#### Data extract ####

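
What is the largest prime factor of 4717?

4717 = 53 · 89
89 is prime.
So 4717 = 53 · 89; the largest prime factor is 89.

89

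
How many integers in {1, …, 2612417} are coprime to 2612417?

2552704

Factor: 2612417 = 89 · 149 · 197.
φ(2612417) = (89−1) · (149−1) · (197−1) = 88 · 148 · 196 = 2552704.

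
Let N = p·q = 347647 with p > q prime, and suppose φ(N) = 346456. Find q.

509

φ(n) = (p−1)(q−1) = n − (p+q) + 1, so p + q = 347647 − 346456 + 1 = 1192.
p and q are the roots of t² − 1192t + 347647 = 0.
Discriminant: 1192² − 4·347647 = 1420864 − 1390588 = 30276; √30276 = 174.
q = (1192 − 174)/2 = 509, p = (1192 + 174)/2 = 683.
Check: 509 · 683 = 347647.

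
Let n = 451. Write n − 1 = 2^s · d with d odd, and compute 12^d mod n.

243

451 − 1 = 450 = 2^1 · 225, so d = 225.
12^1 ≡ 12 (mod 451)
12^2 ≡ 12^2 = 144 ≡ 144 (mod 451)
12^4 ≡ 144^2 = 20736 ≡ 441 (mod 451)
12^8 ≡ 441^2 = 194481 ≡ 100 (mod 451)
12^16 ≡ 100^2 = 10000 ≡ 78 (mod 451)
12^32 ≡ 78^2 = 6084 ≡ 221 (mod 451)
12^64 ≡ 221^2 = 48841 ≡ 133 (mod 451)
12^128 ≡ 133^2 = 17689 ≡ 100 (mod 451)
225 = 128 + 64 + 32 + 1 in binary powers of 2.
So 12^225 ≡ 100 · 133 · 221 · 12 ≡ 243 (mod 451).
Squaring chain: 243; never reaches −1, so base 12 is a Miller–Rabin witness that 451 is composite.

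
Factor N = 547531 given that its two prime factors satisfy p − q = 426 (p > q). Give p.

983

Since p = q + 426, we have 547531 = q(q + 426), so q² + 426q − 547531 = 0.
Discriminant: 426² + 4·547531 = 181476 + 2190124 = 2371600; √2371600 = 1540.
q = (−426 + 1540)/2 = 557, and p = q + 426 = 983.
Check: 557 · 983 = 547531.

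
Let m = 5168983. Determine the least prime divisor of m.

67

5168983 is odd.
Digit sum 40, not divisible by 3.
Ends in 3: not divisible by 5.
7: 5168983 = 7·738426 + 1
11: 5168983 = 11·469907 + 6
13: 5168983 = 13·397614 + 1
17: 5168983 = 17·304057 + 14
19: 5168983 = 19·272051 + 14
23: 5168983 = 23·224738 + 9
29: 5168983 = 29·178240 + 23
31: 5168983 = 31·166741 + 12
37: 5168983 = 37·139702 + 9
41: 5168983 = 41·126072 + 31
43: 5168983 = 43·120208 + 39
47: 5168983 = 47·109978 + 17
53: 5168983 = 53·97527 + 52
59: 5168983 = 59·87609 + 52
61: 5168983 = 61·84737 + 26
67: 5168983 = 67·77149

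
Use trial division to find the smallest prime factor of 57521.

97

57521 is odd.
Digit sum 20, not divisible by 3.
Ends in 1: not divisible by 5.
7: 57521 = 7·8217 + 2
11: 57521 = 11·5229 + 2
13: 57521 = 13·4424 + 9
17: 57521 = 17·3383 + 10
19: 57521 = 19·3027 + 8
23: 57521 = 23·2500 + 21
29: 57521 = 29·1983 + 14
31: 57521 = 31·1855 + 16
37: 57521 = 37·1554 + 23
41: 57521 = 41·1402 + 39
43: 57521 = 43·1337 + 30
47: 57521 = 47·1223 + 40
53: 57521 = 53·1085 + 16
59: 57521 = 59·974 + 55
61: 57521 = 61·942 + 59
67: 57521 = 67·858 + 35
71: 57521 = 71·810 + 11
73: 57521 = 73·787 + 70
79: 57521 = 79·728 + 9
83: 57521 = 83·693 + 2
89: 57521 = 89·646 + 27
97: 57521 = 97·593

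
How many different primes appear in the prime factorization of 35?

2

35 = 5 · 7
35 = 5 · 7, which has 2 distinct prime factors.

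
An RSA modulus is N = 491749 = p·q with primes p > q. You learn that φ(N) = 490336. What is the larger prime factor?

797

φ(n) = (p−1)(q−1) = n − (p+q) + 1, so p + q = 491749 − 490336 + 1 = 1414.
p and q are the roots of t² − 1414t + 491749 = 0.
Discriminant: 1414² − 4·491749 = 1999396 − 1966996 = 32400; √32400 = 180.
q = (1414 − 180)/2 = 617, p = (1414 + 180)/2 = 797.
Check: 617 · 797 = 491749.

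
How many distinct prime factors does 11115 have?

11115 = 3^2 · 1235
1235 = 5 · 247
247 = 13 · 19
11115 = 3^2 · 5 · 13 · 19, which has 4 distinct prime factors.

4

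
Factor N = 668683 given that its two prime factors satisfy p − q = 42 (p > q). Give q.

Since p = q + 42, we have 668683 = q(q + 42), so q² + 42q − 668683 = 0.
Discriminant: 42² + 4·668683 = 1764 + 2674732 = 2676496; √2676496 = 1636.
q = (−42 + 1636)/2 = 797, and p = q + 42 = 839.
Check: 797 · 839 = 668683.

797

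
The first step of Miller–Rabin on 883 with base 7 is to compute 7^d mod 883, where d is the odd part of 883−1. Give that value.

882

883 − 1 = 882 = 2^1 · 441, so d = 441.
7^1 ≡ 7 (mod 883)
7^2 ≡ 7^2 = 49 ≡ 49 (mod 883)
7^4 ≡ 49^2 = 2401 ≡ 635 (mod 883)
7^8 ≡ 635^2 = 403225 ≡ 577 (mod 883)
7^16 ≡ 577^2 = 332929 ≡ 38 (mod 883)
7^32 ≡ 38^2 = 1444 ≡ 561 (mod 883)
7^64 ≡ 561^2 = 314721 ≡ 373 (mod 883)
7^128 ≡ 373^2 = 139129 ≡ 498 (mod 883)
7^256 ≡ 498^2 = 248004 ≡ 764 (mod 883)
441 = 256 + 128 + 32 + 16 + 8 + 1 in binary powers of 2.
So 7^441 ≡ 764 · 498 · 561 · 38 · 577 · 7 ≡ 882 (mod 883).
Since 7^d ≡ 882 (mod 883), base 7 does not prove 883 composite.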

####

This exercise requires that all of the entries be repeated exactly.

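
What is the largest prime factor of 4717?

4717 = 53 · 89
89 is prime.
So 4717 = 53 · 89; the largest prime factor is 89.

89

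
How many integers in {1, …, 2612417} are coprime to 2612417?

2552704

Factor: 2612417 = 89 · 149 · 197.
φ(2612417) = (89−1) · (149−1) · (197−1) = 88 · 148 · 196 = 2552704.

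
Let N = p·q = 347647 with p > q prime, and suppose φ(N) = 346456. Find q.

509

φ(n) = (p−1)(q−1) = n − (p+q) + 1, so p + q = 347647 − 346456 + 1 = 1192.
p and q are the roots of t² − 1192t + 347647 = 0.
Discriminant: 1192² − 4·347647 = 1420864 − 1390588 = 30276; √30276 = 174.
q = (1192 − 174)/2 = 509, p = (1192 + 174)/2 = 683.
Check: 509 · 683 = 347647.

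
Let n = 451. Write n − 1 = 2^s · d with d odd, and compute 12^d mod n.

243

451 − 1 = 450 = 2^1 · 225, so d = 225.
12^1 ≡ 12 (mod 451)
12^2 ≡ 12^2 = 144 ≡ 144 (mod 451)
12^4 ≡ 144^2 = 20736 ≡ 441 (mod 451)
12^8 ≡ 441^2 = 194481 ≡ 100 (mod 451)
12^16 ≡ 100^2 = 10000 ≡ 78 (mod 451)
12^32 ≡ 78^2 = 6084 ≡ 221 (mod 451)
12^64 ≡ 221^2 = 48841 ≡ 133 (mod 451)
12^128 ≡ 133^2 = 17689 ≡ 100 (mod 451)
225 = 128 + 64 + 32 + 1 in binary powers of 2.
So 12^225 ≡ 100 · 133 · 221 · 12 ≡ 243 (mod 451).
Squaring chain: 243; never reaches −1, so base 12 is a Miller–Rabin witness that 451 is composite.

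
Factor N = 547531 given that its two prime factors satisfy p − q = 426 (p > q). Give p.

983

Since p = q + 426, we have 547531 = q(q + 426), so q² + 426q − 547531 = 0.
Discriminant: 426² + 4·547531 = 181476 + 2190124 = 2371600; √2371600 = 1540.
q = (−426 + 1540)/2 = 557, and p = q + 426 = 983.
Check: 557 · 983 = 547531.

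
Let m = 5168983. Determine the least prime divisor of m.

67

5168983 is odd.
Digit sum 40, not divisible by 3.
Ends in 3: not divisible by 5.
7: 5168983 = 7·738426 + 1
11: 5168983 = 11·469907 + 6
13: 5168983 = 13·397614 + 1
17: 5168983 = 17·304057 + 14
19: 5168983 = 19·272051 + 14
23: 5168983 = 23·224738 + 9
29: 5168983 = 29·178240 + 23
31: 5168983 = 31·166741 + 12
37: 5168983 = 37·139702 + 9
41: 5168983 = 41·126072 + 31
43: 5168983 = 43·120208 + 39
47: 5168983 = 47·109978 + 17
53: 5168983 = 53·97527 + 52
59: 5168983 = 59·87609 + 52
61: 5168983 = 61·84737 + 26
67: 5168983 = 67·77149

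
Use trial division to find the smallest prime factor of 57521.

97

57521 is odd.
Digit sum 20, not divisible by 3.
Ends in 1: not divisible by 5.
7: 57521 = 7·8217 + 2
11: 57521 = 11·5229 + 2
13: 57521 = 13·4424 + 9
17: 57521 = 17·3383 + 10
19: 57521 = 19·3027 + 8
23: 57521 = 23·2500 + 21
29: 57521 = 29·1983 + 14
31: 57521 = 31·1855 + 16
37: 57521 = 37·1554 + 23
41: 57521 = 41·1402 + 39
43: 57521 = 43·1337 + 30
47: 57521 = 47·1223 + 40
53: 57521 = 53·1085 + 16
59: 57521 = 59·974 + 55
61: 57521 = 61·942 + 59
67: 57521 = 67·858 + 35
71: 57521 = 71·810 + 11
73: 57521 = 73·787 + 70
79: 57521 = 79·728 + 9
83: 57521 = 83·693 + 2
89: 57521 = 89·646 + 27
97: 57521 = 97·593

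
How many different primes appear in the prime factorization of 35?

2

35 = 5 · 7
35 = 5 · 7, which has 2 distinct prime factors.

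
An RSA modulus is N = 491749 = p·q with primes p > q. You learn that φ(N) = 490336. What is the larger prime factor?

797

φ(n) = (p−1)(q−1) = n − (p+q) + 1, so p + q = 491749 − 490336 + 1 = 1414.
p and q are the roots of t² − 1414t + 491749 = 0.
Discriminant: 1414² − 4·491749 = 1999396 − 1966996 = 32400; √32400 = 180.
q = (1414 − 180)/2 = 617, p = (1414 + 180)/2 = 797.
Check: 617 · 797 = 491749.

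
How many distinct prime factors does 11115 have?

11115 = 3^2 · 1235
1235 = 5 · 247
247 = 13 · 19
11115 = 3^2 · 5 · 13 · 19, which has 4 distinct prime factors.

4

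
Factor N = 668683 given that its two prime factors satisfy p − q = 42 (p > q). Give q.

Since p = q + 42, we have 668683 = q(q + 42), so q² + 42q − 668683 = 0.
Discriminant: 42² + 4·668683 = 1764 + 2674732 = 2676496; √2676496 = 1636.
q = (−42 + 1636)/2 = 797, and p = q + 42 = 839.
Check: 797 · 839 = 668683.

797

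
The first step of Miller–Rabin on 883 with base 7 is to compute 7^d mod 883, where d is the odd part of 883−1. Give that value.

882

883 − 1 = 882 = 2^1 · 441, so d = 441.
7^1 ≡ 7 (mod 883)
7^2 ≡ 7^2 = 49 ≡ 49 (mod 883)
7^4 ≡ 49^2 = 2401 ≡ 635 (mod 883)
7^8 ≡ 635^2 = 403225 ≡ 577 (mod 883)
7^16 ≡ 577^2 = 332929 ≡ 38 (mod 883)
7^32 ≡ 38^2 = 1444 ≡ 561 (mod 883)
7^64 ≡ 561^2 = 314721 ≡ 373 (mod 883)
7^128 ≡ 373^2 = 139129 ≡ 498 (mod 883)
7^256 ≡ 498^2 = 248004 ≡ 764 (mod 883)
441 = 256 + 128 + 32 + 16 + 8 + 1 in binary powers of 2.
So 7^441 ≡ 764 · 498 · 561 · 38 · 577 · 7 ≡ 882 (mod 883).
Since 7^d ≡ 882 (mod 883), base 7 does not prove 883 composite.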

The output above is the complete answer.